[Records supplied Boundary: Start]

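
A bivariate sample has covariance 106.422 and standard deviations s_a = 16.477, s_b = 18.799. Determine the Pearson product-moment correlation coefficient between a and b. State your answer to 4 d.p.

0.3436

r = Cov(a,b) / (s_a · s_b) = 106.422 / (16.477 × 18.799)
  = 106.422 / 309.7511 ≈ 0.3436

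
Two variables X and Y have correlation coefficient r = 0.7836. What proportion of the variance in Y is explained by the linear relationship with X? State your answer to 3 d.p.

r² = (0.7836)² = 0.614

0.614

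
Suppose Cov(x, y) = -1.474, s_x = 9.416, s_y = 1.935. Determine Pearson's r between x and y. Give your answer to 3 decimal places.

-0.081

r = Cov(x,y) / (s_x · s_y) = -1.474 / (9.416 × 1.935)
  = -1.474 / 18.2200 ≈ -0.081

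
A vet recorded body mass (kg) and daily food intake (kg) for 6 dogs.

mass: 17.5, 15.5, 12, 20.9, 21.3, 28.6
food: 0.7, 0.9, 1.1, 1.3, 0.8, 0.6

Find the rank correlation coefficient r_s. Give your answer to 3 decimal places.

Rank mass: 3, 2, 1, 4, 5, 6
Rank food: 2, 4, 5, 6, 3, 1
d = rank(mass) − rank(food): 1, -2, -4, -2, 2, 5; Σd² = 54
ρ = 1 − 6Σd² / [n(n²−1)] = 1 − 6×54 / (6×35) = 1 − 324/210 ≈ -0.543

-0.543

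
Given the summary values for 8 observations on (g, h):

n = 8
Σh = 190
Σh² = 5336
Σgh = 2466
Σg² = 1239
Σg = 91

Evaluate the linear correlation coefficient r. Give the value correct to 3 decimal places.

0.744

r = (nΣgh − ΣgΣh) / √[(nΣg² − (Σg)²)(nΣh² − (Σh)²)]
Numerator: 8×2466 − 91×190 = 2438
Denominator: √[(9912 − 8281)(42688 − 36100)] = √[1631 × 6588] = 3277.9610
r = 2438 / 3277.9610 ≈ 0.744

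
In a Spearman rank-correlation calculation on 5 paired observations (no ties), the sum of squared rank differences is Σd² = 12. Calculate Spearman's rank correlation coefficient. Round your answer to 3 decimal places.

0.400

ρ = 1 − 6Σd² / [n(n²−1)] = 1 − 6×12 / (5×24)
  = 1 − 72/120 = 1 − 0.6000 ≈ 0.400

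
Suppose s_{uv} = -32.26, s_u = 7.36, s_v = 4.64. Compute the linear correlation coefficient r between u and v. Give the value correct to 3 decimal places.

-0.945

r = Cov(u,v) / (s_u · s_v) = -32.26 / (7.36 × 4.64)
  = -32.26 / 34.1504 ≈ -0.945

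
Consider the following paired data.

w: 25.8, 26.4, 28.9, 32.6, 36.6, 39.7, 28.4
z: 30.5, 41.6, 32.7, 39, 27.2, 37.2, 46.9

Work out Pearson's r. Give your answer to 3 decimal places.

-0.246

n = 7, Σw = 218.4, Σz = 255.1, Σw² = 6982.78, Σz² = 9574.39, Σwz = 7905.89
nΣwz − ΣwΣz = 55341.23 − 55713.84 = -372.61
nΣw² − (Σw)² = 48879.46 − 47698.56 = 1180.9; nΣz² − (Σz)² = 67020.73 − 65076.01 = 1944.72
r = -372.61 / √(1180.9 × 1944.72) = -372.61 / 1515.4273 ≈ -0.246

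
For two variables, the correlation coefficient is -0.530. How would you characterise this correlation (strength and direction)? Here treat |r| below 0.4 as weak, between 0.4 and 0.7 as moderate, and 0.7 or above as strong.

moderate negative

r = -0.530 < 0 so the relationship is negative.
|r| = 0.530, which falls in the moderate range.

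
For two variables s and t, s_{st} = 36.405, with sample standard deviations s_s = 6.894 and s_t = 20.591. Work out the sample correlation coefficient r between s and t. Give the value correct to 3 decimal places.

r = Cov(s,t) / (s_s · s_t) = 36.405 / (6.894 × 20.591)
  = 36.405 / 141.9544 ≈ 0.256

0.256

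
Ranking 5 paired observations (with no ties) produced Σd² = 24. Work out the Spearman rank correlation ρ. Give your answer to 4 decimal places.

ρ = 1 − 6Σd² / [n(n²−1)] = 1 − 6×24 / (5×24)
  = 1 − 144/120 = 1 − 1.20000 ≈ -0.2000

-0.2000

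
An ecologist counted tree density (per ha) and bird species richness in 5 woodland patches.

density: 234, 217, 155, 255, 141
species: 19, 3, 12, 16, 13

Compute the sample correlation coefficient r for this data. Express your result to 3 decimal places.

n = 5, Σx = 1002, Σy = 63, Σx² = 210776, Σy² = 939, Σxy = 12870
nΣxy − ΣxΣy = 64350 − 63126 = 1224
nΣx² − (Σx)² = 1053880 − 1004004 = 49876; nΣy² − (Σy)² = 4695 − 3969 = 726
r = 1224 / √(49876 × 726) = 1224 / 6017.4726 ≈ 0.203

0.203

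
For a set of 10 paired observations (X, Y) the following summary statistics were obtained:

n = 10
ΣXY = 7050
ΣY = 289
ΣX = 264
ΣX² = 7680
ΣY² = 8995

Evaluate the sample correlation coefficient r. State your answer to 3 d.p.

r = (nΣXY − ΣXΣY) / √[(nΣX² − (ΣX)²)(nΣY² − (ΣY)²)]
Numerator: 10×7050 − 264×289 = -5796
Denominator: √[(76800 − 69696)(89950 − 83521)] = √[7104 × 6429] = 6758.0778
r = -5796 / 6758.0778 ≈ -0.858

-0.858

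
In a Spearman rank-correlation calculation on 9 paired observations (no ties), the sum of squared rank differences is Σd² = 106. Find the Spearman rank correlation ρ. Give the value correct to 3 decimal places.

0.117

ρ = 1 − 6Σd² / [n(n²−1)] = 1 − 6×106 / (9×80)
  = 1 − 636/720 = 1 − 0.8833 ≈ 0.117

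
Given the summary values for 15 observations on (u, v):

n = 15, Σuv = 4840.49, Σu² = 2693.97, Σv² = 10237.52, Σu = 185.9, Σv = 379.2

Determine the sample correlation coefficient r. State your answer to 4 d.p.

0.2796

r = (nΣuv − ΣuΣv) / √[(nΣu² − (Σu)²)(nΣv² − (Σv)²)]
Numerator: 15×4840.49 − 185.9×379.2 = 2114.07
Denominator: √[(40409.55 − 34558.81)(153562.8 − 143792.64)] = √[5850.74 × 9770.16] = 7560.5996
r = 2114.07 / 7560.5996 ≈ 0.2796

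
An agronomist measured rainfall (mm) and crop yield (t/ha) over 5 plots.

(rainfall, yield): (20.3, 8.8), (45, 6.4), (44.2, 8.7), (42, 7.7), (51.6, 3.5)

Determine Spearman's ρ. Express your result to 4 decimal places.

Rank rainfall: 1, 4, 3, 2, 5
Rank yield: 5, 2, 4, 3, 1
d = rank(rainfall) − rank(yield): -4, 2, -1, -1, 4; Σd² = 38
ρ = 1 − 6Σd² / [n(n²−1)] = 1 − 6×38 / (5×24) = 1 − 228/120 ≈ -0.9000

-0.9000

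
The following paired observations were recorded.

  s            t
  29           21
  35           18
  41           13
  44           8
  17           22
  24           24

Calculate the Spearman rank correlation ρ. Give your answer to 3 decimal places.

Rank s: 3, 4, 5, 6, 1, 2
Rank t: 4, 3, 2, 1, 5, 6
d = rank(s) − rank(t): -1, 1, 3, 5, -4, -4; Σd² = 68
ρ = 1 − 6Σd² / [n(n²−1)] = 1 − 6×68 / (6×35) = 1 − 408/210 ≈ -0.943

-0.943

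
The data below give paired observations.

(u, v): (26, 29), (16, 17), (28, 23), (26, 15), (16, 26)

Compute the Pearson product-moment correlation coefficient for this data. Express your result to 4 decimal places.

0.0860

n = 5, Σu = 112, Σv = 110, Σu² = 2648, Σv² = 2560, Σuv = 2476
nΣuv − ΣuΣv = 12380 − 12320 = 60
nΣu² − (Σu)² = 13240 − 12544 = 696; nΣv² − (Σv)² = 12800 − 12100 = 700
r = 60 / √(696 × 700) = 60 / 697.9971 ≈ 0.0860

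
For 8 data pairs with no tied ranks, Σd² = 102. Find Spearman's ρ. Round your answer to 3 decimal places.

ρ = 1 − 6Σd² / [n(n²−1)] = 1 − 6×102 / (8×63)
  = 1 − 612/504 = 1 − 1.2143 ≈ -0.214

-0.214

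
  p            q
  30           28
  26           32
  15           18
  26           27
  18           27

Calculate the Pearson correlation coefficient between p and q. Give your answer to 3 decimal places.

n = 5, Σp = 115, Σq = 132, Σp² = 2801, Σq² = 3590, Σpq = 3130
nΣpq − ΣpΣq = 15650 − 15180 = 470
nΣp² − (Σp)² = 14005 − 13225 = 780; nΣq² − (Σq)² = 17950 − 17424 = 526
r = 470 / √(780 × 526) = 470 / 640.5310 ≈ 0.734

0.734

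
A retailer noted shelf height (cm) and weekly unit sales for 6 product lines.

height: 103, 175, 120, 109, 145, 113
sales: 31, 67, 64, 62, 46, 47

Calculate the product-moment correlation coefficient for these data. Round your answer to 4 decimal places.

0.4815

n = 6, Σx = 765, Σy = 317, Σx² = 101309, Σy² = 17715, Σxy = 41337
nΣxy − ΣxΣy = 248022 − 242505 = 5517
nΣx² − (Σx)² = 607854 − 585225 = 22629; nΣy² − (Σy)² = 106290 − 100489 = 5801
r = 5517 / √(22629 × 5801) = 5517 / 11457.3483 ≈ 0.4815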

[Records supplied Boundary: End]

Aim of the task:
Go through the entries above and copy out every line that includes the word "were".

Exercise result:
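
For a set of 10 paired observations (X, Y) the following summary statistics were obtained:
The following paired observations were recorded.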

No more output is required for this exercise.